Goal of the exercise
When the string "Answer" occurs in a line of the listing below, return that line.

Task data

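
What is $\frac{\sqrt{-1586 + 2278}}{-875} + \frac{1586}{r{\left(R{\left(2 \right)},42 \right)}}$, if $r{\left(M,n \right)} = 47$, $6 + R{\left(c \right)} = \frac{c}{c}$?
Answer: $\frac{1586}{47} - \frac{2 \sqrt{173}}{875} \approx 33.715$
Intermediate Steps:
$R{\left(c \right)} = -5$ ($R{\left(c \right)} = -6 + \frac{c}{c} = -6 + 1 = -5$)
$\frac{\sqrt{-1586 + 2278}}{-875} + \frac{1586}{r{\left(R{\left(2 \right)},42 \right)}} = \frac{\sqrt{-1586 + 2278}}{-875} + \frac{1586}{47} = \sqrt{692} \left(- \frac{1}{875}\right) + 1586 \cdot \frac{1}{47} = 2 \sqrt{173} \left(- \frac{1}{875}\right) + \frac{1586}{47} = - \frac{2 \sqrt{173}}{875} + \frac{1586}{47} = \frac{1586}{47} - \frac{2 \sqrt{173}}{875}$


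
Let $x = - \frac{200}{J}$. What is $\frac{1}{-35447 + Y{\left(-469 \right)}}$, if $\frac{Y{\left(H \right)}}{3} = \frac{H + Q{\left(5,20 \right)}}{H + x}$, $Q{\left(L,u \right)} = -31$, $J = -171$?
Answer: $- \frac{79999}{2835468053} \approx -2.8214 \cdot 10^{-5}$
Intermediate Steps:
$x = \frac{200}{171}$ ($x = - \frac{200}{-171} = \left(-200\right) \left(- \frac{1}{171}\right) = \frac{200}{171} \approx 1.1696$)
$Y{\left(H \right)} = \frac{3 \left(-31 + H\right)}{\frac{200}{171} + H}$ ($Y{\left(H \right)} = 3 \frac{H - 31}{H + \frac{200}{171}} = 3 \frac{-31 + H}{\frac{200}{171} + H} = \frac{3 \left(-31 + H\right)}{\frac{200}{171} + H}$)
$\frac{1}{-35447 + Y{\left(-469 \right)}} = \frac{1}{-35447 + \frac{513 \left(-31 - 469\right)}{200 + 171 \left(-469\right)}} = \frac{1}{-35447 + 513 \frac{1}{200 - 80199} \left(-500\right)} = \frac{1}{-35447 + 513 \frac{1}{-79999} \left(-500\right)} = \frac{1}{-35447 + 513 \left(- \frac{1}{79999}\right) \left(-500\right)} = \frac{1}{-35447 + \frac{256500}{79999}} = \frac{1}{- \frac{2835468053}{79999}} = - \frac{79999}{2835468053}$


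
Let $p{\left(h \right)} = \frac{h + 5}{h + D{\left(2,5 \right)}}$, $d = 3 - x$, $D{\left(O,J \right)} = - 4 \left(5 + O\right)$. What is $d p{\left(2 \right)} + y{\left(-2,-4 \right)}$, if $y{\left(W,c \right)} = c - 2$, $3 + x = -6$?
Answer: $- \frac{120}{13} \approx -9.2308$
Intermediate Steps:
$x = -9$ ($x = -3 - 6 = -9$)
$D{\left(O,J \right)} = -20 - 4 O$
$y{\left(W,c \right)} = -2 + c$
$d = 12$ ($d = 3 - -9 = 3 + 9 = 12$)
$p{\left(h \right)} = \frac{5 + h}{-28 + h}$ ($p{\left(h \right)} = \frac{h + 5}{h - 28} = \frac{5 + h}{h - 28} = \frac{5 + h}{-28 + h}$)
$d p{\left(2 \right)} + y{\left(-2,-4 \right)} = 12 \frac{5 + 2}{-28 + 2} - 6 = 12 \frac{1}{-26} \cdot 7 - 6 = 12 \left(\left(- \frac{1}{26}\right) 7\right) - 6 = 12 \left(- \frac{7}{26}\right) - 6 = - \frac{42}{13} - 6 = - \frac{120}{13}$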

==

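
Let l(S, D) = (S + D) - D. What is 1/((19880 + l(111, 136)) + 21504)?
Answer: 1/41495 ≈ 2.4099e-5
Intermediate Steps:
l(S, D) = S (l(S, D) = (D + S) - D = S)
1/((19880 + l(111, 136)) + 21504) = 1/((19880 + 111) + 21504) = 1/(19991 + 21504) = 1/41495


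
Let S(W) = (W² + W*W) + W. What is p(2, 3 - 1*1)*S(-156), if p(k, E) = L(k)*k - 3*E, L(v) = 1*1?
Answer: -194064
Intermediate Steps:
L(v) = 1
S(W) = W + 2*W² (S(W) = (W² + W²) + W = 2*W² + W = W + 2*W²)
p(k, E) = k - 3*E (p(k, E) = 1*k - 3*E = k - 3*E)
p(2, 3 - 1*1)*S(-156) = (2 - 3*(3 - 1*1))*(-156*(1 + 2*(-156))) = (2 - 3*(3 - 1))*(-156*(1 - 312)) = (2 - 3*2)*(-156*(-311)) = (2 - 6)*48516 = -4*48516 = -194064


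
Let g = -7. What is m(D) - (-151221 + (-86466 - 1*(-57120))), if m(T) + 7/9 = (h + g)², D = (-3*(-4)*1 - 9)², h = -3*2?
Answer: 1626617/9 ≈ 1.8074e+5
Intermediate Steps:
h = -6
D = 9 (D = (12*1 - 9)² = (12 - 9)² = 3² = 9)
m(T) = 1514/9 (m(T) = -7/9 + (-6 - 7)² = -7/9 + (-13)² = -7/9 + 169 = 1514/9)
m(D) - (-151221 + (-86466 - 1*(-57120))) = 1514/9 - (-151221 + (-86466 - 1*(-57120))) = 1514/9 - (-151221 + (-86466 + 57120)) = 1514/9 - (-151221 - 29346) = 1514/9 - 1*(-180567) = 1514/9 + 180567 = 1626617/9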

---

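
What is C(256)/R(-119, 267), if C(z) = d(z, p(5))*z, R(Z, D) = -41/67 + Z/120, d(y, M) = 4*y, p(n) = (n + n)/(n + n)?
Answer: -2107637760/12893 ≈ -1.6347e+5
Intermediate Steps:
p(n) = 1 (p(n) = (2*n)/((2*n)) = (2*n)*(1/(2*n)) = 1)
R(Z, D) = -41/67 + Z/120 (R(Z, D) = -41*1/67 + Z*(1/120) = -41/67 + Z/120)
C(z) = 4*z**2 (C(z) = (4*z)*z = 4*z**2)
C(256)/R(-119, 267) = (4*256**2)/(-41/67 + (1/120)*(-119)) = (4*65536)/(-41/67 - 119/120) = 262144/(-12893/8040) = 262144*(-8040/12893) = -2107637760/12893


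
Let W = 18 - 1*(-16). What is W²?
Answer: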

Result of this exercise
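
Answer: $\frac{1586}{47} - \frac{2 \sqrt{173}}{875} \approx 33.715$
Answer: $- \frac{79999}{2835468053} \approx -2.8214 \cdot 10^{-5}$
Answer: $- \frac{120}{13} \approx -9.2308$
Answer: 1/41495 ≈ 2.4099e-5
Answer: -194064
Answer: 1626617/9 ≈ 1.8074e+5
Answer: -2107637760/12893 ≈ -1.6347e+5
Answer: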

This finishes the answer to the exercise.